Nothing should be left out. Give all the data again exactly as written.

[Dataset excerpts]

=-=-=

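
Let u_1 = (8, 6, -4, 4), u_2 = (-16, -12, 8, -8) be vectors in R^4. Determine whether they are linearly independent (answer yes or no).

no

Form the matrix with these vectors as rows and row reduce.
R2 ← R2 + (2)·R1: [0, 0, 0, 0]
1 nonzero row, so the 2 vectors span a space of dimension 1.
Since 1 < 2, the vectors are linearly dependent.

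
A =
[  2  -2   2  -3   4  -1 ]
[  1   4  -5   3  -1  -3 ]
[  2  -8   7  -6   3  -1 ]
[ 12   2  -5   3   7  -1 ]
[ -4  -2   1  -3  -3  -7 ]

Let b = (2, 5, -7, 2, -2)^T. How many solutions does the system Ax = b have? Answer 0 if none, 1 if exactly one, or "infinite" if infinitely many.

0

Row reduce the augmented matrix [A | b].
R2 ← R2 − (1/2)·R1: [0, 5, -6, 9/2, -3, -5/2, 4]
R3 ← R3 − R1: [0, -6, 5, -3, -1, 0, -9]
R4 ← R4 − (6)·R1: [0, 14, -17, 21, -17, 5, -10]
R5 ← R5 + (2)·R1: [0, -6, 5, -9, 5, -9, 2]
R3 ← R3 + (6/5)·R2: [0, 0, -11/5, 12/5, -23/5, -3, -21/5]
R4 ← R4 − (14/5)·R2: [0, 0, -1/5, 42/5, -43/5, 12, -106/5]
R5 ← R5 + (6/5)·R2: [0, 0, -11/5, -18/5, 7/5, -12, 34/5]
R4 ← R4 − (1/11)·R3: [0, 0, 0, 90/11, -90/11, 135/11, -229/11]
R5 ← R5 − R3: [0, 0, 0, -6, 6, -9, 11]
R5 ← R5 + (11/15)·R4: [0, 0, 0, 0, 0, 0, -64/15]
The echelon form has 5 nonzero rows; the last pivot sits in the augmented column, so rank(A) = 4 but rank([A|b]) = 5.
Since the ranks differ, the system is inconsistent.
It has no solutions.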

=-=-=

** OUTPUT OF THE TASK **
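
Let u_1 = (8, 6, -4, 4), u_2 = (-16, -12, 8, -8) be vectors in R^4. Determine whether they are linearly independent (answer yes or no).

no

Form the matrix with these vectors as rows and row reduce.
R2 ← R2 + (2)·R1: [0, 0, 0, 0]
1 nonzero row, so the 2 vectors span a space of dimension 1.
Since 1 < 2, the vectors are linearly dependent.

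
A =
[  2  -2   2  -3   4  -1 ]
[  1   4  -5   3  -1  -3 ]
[  2  -8   7  -6   3  -1 ]
[ 12   2  -5   3   7  -1 ]
[ -4  -2   1  -3  -3  -7 ]

Let b = (2, 5, -7, 2, -2)^T. How many solutions does the system Ax = b have? Answer 0 if none, 1 if exactly one, or "infinite" if infinitely many.

0

Row reduce the augmented matrix [A | b].
R2 ← R2 − (1/2)·R1: [0, 5, -6, 9/2, -3, -5/2, 4]
R3 ← R3 − R1: [0, -6, 5, -3, -1, 0, -9]
R4 ← R4 − (6)·R1: [0, 14, -17, 21, -17, 5, -10]
R5 ← R5 + (2)·R1: [0, -6, 5, -9, 5, -9, 2]
R3 ← R3 + (6/5)·R2: [0, 0, -11/5, 12/5, -23/5, -3, -21/5]
R4 ← R4 − (14/5)·R2: [0, 0, -1/5, 42/5, -43/5, 12, -106/5]
R5 ← R5 + (6/5)·R2: [0, 0, -11/5, -18/5, 7/5, -12, 34/5]
R4 ← R4 − (1/11)·R3: [0, 0, 0, 90/11, -90/11, 135/11, -229/11]
R5 ← R5 − R3: [0, 0, 0, -6, 6, -9, 11]
R5 ← R5 + (11/15)·R4: [0, 0, 0, 0, 0, 0, -64/15]
The echelon form has 5 nonzero rows; the last pivot sits in the augmented column, so rank(A) = 4 but rank([A|b]) = 5.
Since the ranks differ, the system is inconsistent.
It has no solutions.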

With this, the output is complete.